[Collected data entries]
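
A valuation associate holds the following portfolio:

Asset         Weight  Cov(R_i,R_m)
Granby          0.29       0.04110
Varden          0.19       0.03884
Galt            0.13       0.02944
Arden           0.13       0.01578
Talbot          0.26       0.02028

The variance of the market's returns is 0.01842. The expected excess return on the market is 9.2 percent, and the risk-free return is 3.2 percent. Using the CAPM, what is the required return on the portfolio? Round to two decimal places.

β_Granby = 0.04110 / 0.01842 = 2.2313
β_Varden = 0.03884 / 0.01842 = 2.1086
β_Galt = 0.02944 / 0.01842 = 1.5983
β_Arden = 0.01578 / 0.01842 = 0.8567
β_Talbot = 0.02028 / 0.01842 = 1.1010
β_P = Σ w_i β_i = 0.29×2.2313 + 0.19×2.1086 + 0.13×1.5983 + 0.13×0.8567 + 0.26×1.1010 = 1.6531
E(R_P) = R_f + β_P × MRP = 3.2% + 1.6531 × 9.2% = 18.41%

18.41%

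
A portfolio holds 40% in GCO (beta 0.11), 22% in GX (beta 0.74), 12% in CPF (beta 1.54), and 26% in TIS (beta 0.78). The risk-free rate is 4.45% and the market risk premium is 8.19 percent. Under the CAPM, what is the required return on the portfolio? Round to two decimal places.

9.32%

β_P = Σ w_i β_i = 0.40×0.11 + 0.22×0.74 + 0.12×1.54 + 0.26×0.78 = 0.5944
E(R_P) = R_f + β_P × MRP = 4.45% + 0.5944 × 8.19% = 9.32%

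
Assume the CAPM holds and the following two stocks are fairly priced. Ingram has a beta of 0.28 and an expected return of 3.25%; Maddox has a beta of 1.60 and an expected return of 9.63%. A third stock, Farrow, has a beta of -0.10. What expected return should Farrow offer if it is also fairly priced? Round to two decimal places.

MRP (SML slope) = (9.63% − 3.25%) / (1.60 − 0.28) = 6.38% / 1.32 = 4.8333%
R_f (intercept) = 3.25% − 0.28 × 4.8333% = 1.8967%
E(R_Farrow) = R_f + β × MRP = 1.8967% + -0.10 × 4.8333% = 1.41%

1.41%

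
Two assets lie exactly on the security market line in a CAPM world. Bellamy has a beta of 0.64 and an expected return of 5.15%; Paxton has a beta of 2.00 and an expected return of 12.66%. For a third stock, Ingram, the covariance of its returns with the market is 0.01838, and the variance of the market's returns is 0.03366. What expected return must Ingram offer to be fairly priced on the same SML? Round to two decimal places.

4.63%

MRP = (12.66% − 5.15%) / (2.00 − 0.64) = 5.5221%
R_f = 5.15% − 0.64 × 5.5221% = 1.6159%
β_Ingram = Cov / Var(R_m) = 0.01838 / 0.03366 = 0.5460
E(R_Ingram) = R_f + β × MRP = 1.6159% + 0.5460 × 5.5221% = 4.63%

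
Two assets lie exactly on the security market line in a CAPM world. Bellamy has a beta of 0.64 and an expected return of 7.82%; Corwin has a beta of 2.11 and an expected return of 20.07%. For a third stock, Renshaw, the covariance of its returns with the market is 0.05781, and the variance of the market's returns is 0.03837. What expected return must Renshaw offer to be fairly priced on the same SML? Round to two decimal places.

15.04%

MRP = (20.07% − 7.82%) / (2.11 − 0.64) = 8.3333%
R_f = 7.82% − 0.64 × 8.3333% = 2.4867%
β_Renshaw = Cov / Var(R_m) = 0.05781 / 0.03837 = 1.5066
E(R_Renshaw) = R_f + β × MRP = 2.4867% + 1.5066 × 8.3333% = 15.04%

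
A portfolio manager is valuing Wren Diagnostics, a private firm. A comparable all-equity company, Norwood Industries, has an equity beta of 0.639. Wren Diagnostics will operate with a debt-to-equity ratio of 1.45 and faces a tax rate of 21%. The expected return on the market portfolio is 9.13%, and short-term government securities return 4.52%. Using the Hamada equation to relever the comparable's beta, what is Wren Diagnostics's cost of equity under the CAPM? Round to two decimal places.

10.84%

β_L = β_U × [1 + (1 − t)(D/E)] = 0.639 × [1 + (1 − 0.21) × 1.45]
    = 0.639 × [1 + 0.79 × 1.45] = 0.639 × 2.1455 = 1.3710
MRP = 9.13% − 4.52% = 4.61%
E(R) = R_f + β_L × MRP = 4.52% + 1.3710 × 4.61% = 10.84%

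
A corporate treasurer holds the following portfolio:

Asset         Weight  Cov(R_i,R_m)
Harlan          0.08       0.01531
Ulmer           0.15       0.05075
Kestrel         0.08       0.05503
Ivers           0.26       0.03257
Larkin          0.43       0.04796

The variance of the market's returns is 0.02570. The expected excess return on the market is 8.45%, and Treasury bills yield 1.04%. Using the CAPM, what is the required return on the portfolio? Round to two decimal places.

β_Harlan = 0.01531 / 0.02570 = 0.5957
β_Ulmer = 0.05075 / 0.02570 = 1.9747
β_Kestrel = 0.05503 / 0.02570 = 2.1412
β_Ivers = 0.03257 / 0.02570 = 1.2673
β_Larkin = 0.04796 / 0.02570 = 1.8661
β_P = Σ w_i β_i = 0.08×0.5957 + 0.15×1.9747 + 0.08×2.1412 + 0.26×1.2673 + 0.43×1.8661 = 1.6471
E(R_P) = R_f + β_P × MRP = 1.04% + 1.6471 × 8.45% = 14.96%

14.96%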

Your goal:
Each record must be reproduced exactly. Keep every one.

Output for this exercise:
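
A valuation associate holds the following portfolio:

Asset         Weight  Cov(R_i,R_m)
Granby          0.29       0.04110
Varden          0.19       0.03884
Galt            0.13       0.02944
Arden           0.13       0.01578
Talbot          0.26       0.02028

The variance of the market's returns is 0.01842. The expected excess return on the market is 9.2 percent, and the risk-free return is 3.2 percent. Using the CAPM, what is the required return on the portfolio? Round to two decimal places.

β_Granby = 0.04110 / 0.01842 = 2.2313
β_Varden = 0.03884 / 0.01842 = 2.1086
β_Galt = 0.02944 / 0.01842 = 1.5983
β_Arden = 0.01578 / 0.01842 = 0.8567
β_Talbot = 0.02028 / 0.01842 = 1.1010
β_P = Σ w_i β_i = 0.29×2.2313 + 0.19×2.1086 + 0.13×1.5983 + 0.13×0.8567 + 0.26×1.1010 = 1.6531
E(R_P) = R_f + β_P × MRP = 3.2% + 1.6531 × 9.2% = 18.41%

18.41%

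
A portfolio holds 40% in GCO (beta 0.11), 22% in GX (beta 0.74), 12% in CPF (beta 1.54), and 26% in TIS (beta 0.78). The risk-free rate is 4.45% and the market risk premium is 8.19 percent. Under the CAPM, what is the required return on the portfolio? Round to two decimal places.

9.32%

β_P = Σ w_i β_i = 0.40×0.11 + 0.22×0.74 + 0.12×1.54 + 0.26×0.78 = 0.5944
E(R_P) = R_f + β_P × MRP = 4.45% + 0.5944 × 8.19% = 9.32%

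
Assume the CAPM holds and the following two stocks are fairly priced. Ingram has a beta of 0.28 and an expected return of 3.25%; Maddox has a beta of 1.60 and an expected return of 9.63%. A third stock, Farrow, has a beta of -0.10. What expected return should Farrow offer if it is also fairly priced? Round to two decimal places.

MRP (SML slope) = (9.63% − 3.25%) / (1.60 − 0.28) = 6.38% / 1.32 = 4.8333%
R_f (intercept) = 3.25% − 0.28 × 4.8333% = 1.8967%
E(R_Farrow) = R_f + β × MRP = 1.8967% + -0.10 × 4.8333% = 1.41%

1.41%

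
Two assets lie exactly on the security market line in a CAPM world. Bellamy has a beta of 0.64 and an expected return of 5.15%; Paxton has a beta of 2.00 and an expected return of 12.66%. For a third stock, Ingram, the covariance of its returns with the market is 0.01838, and the variance of the market's returns is 0.03366. What expected return must Ingram offer to be fairly priced on the same SML? Round to two decimal places.

4.63%

MRP = (12.66% − 5.15%) / (2.00 − 0.64) = 5.5221%
R_f = 5.15% − 0.64 × 5.5221% = 1.6159%
β_Ingram = Cov / Var(R_m) = 0.01838 / 0.03366 = 0.5460
E(R_Ingram) = R_f + β × MRP = 1.6159% + 0.5460 × 5.5221% = 4.63%

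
Two assets lie exactly on the security market line in a CAPM world. Bellamy has a beta of 0.64 and an expected return of 7.82%; Corwin has a beta of 2.11 and an expected return of 20.07%. For a third stock, Renshaw, the covariance of its returns with the market is 0.05781, and the variance of the market's returns is 0.03837. What expected return must Renshaw offer to be fairly priced on the same SML? Round to two decimal places.

15.04%

MRP = (20.07% − 7.82%) / (2.11 − 0.64) = 8.3333%
R_f = 7.82% − 0.64 × 8.3333% = 2.4867%
β_Renshaw = Cov / Var(R_m) = 0.05781 / 0.03837 = 1.5066
E(R_Renshaw) = R_f + β × MRP = 2.4867% + 1.5066 × 8.3333% = 15.04%

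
A portfolio manager is valuing Wren Diagnostics, a private firm. A comparable all-equity company, Norwood Industries, has an equity beta of 0.639. Wren Diagnostics will operate with a debt-to-equity ratio of 1.45 and faces a tax rate of 21%. The expected return on the market portfolio is 9.13%, and short-term government securities return 4.52%. Using the Hamada equation to relever the comparable's beta, what is Wren Diagnostics's cost of equity under the CAPM? Round to two decimal places.

10.84%

β_L = β_U × [1 + (1 − t)(D/E)] = 0.639 × [1 + (1 − 0.21) × 1.45]
    = 0.639 × [1 + 0.79 × 1.45] = 0.639 × 2.1455 = 1.3710
MRP = 9.13% − 4.52% = 4.61%
E(R) = R_f + β_L × MRP = 4.52% + 1.3710 × 4.61% = 10.84%

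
A corporate treasurer holds the following portfolio:

Asset         Weight  Cov(R_i,R_m)
Harlan          0.08       0.01531
Ulmer           0.15       0.05075
Kestrel         0.08       0.05503
Ivers           0.26       0.03257
Larkin          0.43       0.04796

The variance of the market's returns is 0.02570. The expected excess return on the market is 8.45%, and Treasury bills yield 1.04%. Using the CAPM, what is the required return on the portfolio? Round to two decimal places.

β_Harlan = 0.01531 / 0.02570 = 0.5957
β_Ulmer = 0.05075 / 0.02570 = 1.9747
β_Kestrel = 0.05503 / 0.02570 = 2.1412
β_Ivers = 0.03257 / 0.02570 = 1.2673
β_Larkin = 0.04796 / 0.02570 = 1.8661
β_P = Σ w_i β_i = 0.08×0.5957 + 0.15×1.9747 + 0.08×2.1412 + 0.26×1.2673 + 0.43×1.8661 = 1.6471
E(R_P) = R_f + β_P × MRP = 1.04% + 1.6471 × 8.45% = 14.96%

14.96%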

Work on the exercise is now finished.